====== Data shown ======

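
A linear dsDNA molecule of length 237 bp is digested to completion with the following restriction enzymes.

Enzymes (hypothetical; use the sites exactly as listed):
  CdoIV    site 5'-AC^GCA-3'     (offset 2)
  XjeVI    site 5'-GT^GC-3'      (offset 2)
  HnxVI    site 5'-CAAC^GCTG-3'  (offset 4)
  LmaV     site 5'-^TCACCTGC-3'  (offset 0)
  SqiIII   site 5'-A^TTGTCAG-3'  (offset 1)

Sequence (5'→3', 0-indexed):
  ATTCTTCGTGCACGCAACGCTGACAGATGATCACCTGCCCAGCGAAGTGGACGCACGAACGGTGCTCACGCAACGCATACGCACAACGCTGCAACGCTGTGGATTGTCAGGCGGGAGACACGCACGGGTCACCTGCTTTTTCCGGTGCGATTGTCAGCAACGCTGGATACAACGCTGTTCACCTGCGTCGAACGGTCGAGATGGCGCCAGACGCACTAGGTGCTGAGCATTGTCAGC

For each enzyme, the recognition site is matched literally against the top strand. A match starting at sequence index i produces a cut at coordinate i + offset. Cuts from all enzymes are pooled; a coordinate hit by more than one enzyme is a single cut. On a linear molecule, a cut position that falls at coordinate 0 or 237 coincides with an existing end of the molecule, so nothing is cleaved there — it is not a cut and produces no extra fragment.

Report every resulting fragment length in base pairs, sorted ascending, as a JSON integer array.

Scan for sites:
  CdoIV (ACGCA, off=2): starts [11, 50, 67, 72, 78, 119, 210] → cuts [13, 52, 69, 74, 80, 121, 212]
  XjeVI (GTGC, off=2): starts [7, 61, 144, 219] → cuts [9, 63, 146, 221]
  HnxVI (CAACGCTG, off=4): starts [14, 83, 91, 157, 169] → cuts [18, 87, 95, 161, 173]
  LmaV (TCACCTGC, off=0): starts [30, 128, 178] → cuts [30, 128, 178]
  SqiIII (ATTGTCAG, off=1): starts [102, 149, 228] → cuts [103, 150, 229]

Pooled cuts: [9, 13, 18, 30, 52, 63, 69, 74, 80, 87, 95, 103, 121, 128, 146, 150, 161, 173, 178, 212, 221, 229]

Fragment lengths:
  [0,9): 9 bp
  [9,13): 4 bp
  [13,18): 5 bp
  [18,30): 12 bp
  [30,52): 22 bp
  [52,63): 11 bp
  [63,69): 6 bp
  [69,74): 5 bp
  [74,80): 6 bp
  [80,87): 7 bp
  [87,95): 8 bp
  [95,103): 8 bp
  [103,121): 18 bp
  [121,128): 7 bp
  [128,146): 18 bp
  [146,150): 4 bp
  [150,161): 11 bp
  [161,173): 12 bp
  [173,178): 5 bp
  [178,212): 34 bp
  [212,221): 9 bp
  [221,229): 8 bp
  [229,237): 8 bp

[4,4,5,5,5,6,6,7,7,8,8,8,8,9,9,11,11,12,12,18,18,22,34]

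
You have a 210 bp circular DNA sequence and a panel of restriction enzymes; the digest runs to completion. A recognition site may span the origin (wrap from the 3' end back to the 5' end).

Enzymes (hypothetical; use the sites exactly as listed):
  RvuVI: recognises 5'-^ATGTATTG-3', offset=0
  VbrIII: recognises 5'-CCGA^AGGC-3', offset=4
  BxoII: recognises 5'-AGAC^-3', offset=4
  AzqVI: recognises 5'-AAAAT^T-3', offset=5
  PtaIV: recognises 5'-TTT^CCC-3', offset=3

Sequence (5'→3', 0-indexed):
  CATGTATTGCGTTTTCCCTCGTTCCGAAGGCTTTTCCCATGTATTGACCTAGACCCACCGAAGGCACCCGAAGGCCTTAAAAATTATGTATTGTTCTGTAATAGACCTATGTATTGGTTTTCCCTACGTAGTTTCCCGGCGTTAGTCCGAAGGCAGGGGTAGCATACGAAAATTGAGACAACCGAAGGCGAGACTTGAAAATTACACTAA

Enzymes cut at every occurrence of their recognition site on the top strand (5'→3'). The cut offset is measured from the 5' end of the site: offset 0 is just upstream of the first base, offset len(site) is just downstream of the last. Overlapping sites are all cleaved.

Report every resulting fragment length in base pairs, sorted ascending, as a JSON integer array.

[1,2,3,6,6,7,8,8,9,9,10,12,13,13,13,14,16,16,21,23]

Per-enzyme occurrences:
  RvuVI ATGTATTG/0: at [1, 38, 85, 108] ⇒ [1, 38, 85, 108]
  VbrIII CCGAAGGC/4: at [23, 57, 67, 146, 181] ⇒ [27, 61, 71, 150, 185]
  BxoII AGAC/4: at [50, 102, 175, 190] ⇒ [54, 106, 179, 194]
  AzqVI AAAATT/5: at [79, 168, 197] ⇒ [84, 173, 202]
  PtaIV TTTCCC/3: at [12, 32, 118, 131] ⇒ [15, 35, 121, 134]

Pooled cuts: [1, 15, 27, 35, 38, 54, 61, 71, 84, 85, 106, 108, 121, 134, 150, 173, 179, 185, 194, 202]

Fragment lengths:
  1→15: 14 bp
  15→27: 12 bp
  27→35: 8 bp
  35→38: 3 bp
  38→54: 16 bp
  54→61: 7 bp
  61→71: 10 bp
  71→84: 13 bp
  84→85: 1 bp
  85→106: 21 bp
  106→108: 2 bp
  108→121: 13 bp
  121→134: 13 bp
  134→150: 16 bp
  150→173: 23 bp
  173→179: 6 bp
  179→185: 6 bp
  185→194: 9 bp
  194→202: 8 bp
  202→1 (wrap): 210-202+1 = 9 bp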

======

### About this task
Please copy each line of the material that has the string "with" somewhere in it.

### Exercise solution
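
A linear dsDNA molecule of length 237 bp is digested to completion with the following restriction enzymes.
For each enzyme, the recognition site is matched literally against the top strand. A match starting at sequence index i produces a cut at coordinate i + offset. Cuts from all enzymes are pooled; a coordinate hit by more than one enzyme is a single cut. On a linear molecule, a cut position that falls at coordinate 0 or 237 coincides with an existing end of the molecule, so nothing is cleaved there — it is not a cut and produces no extra fragment.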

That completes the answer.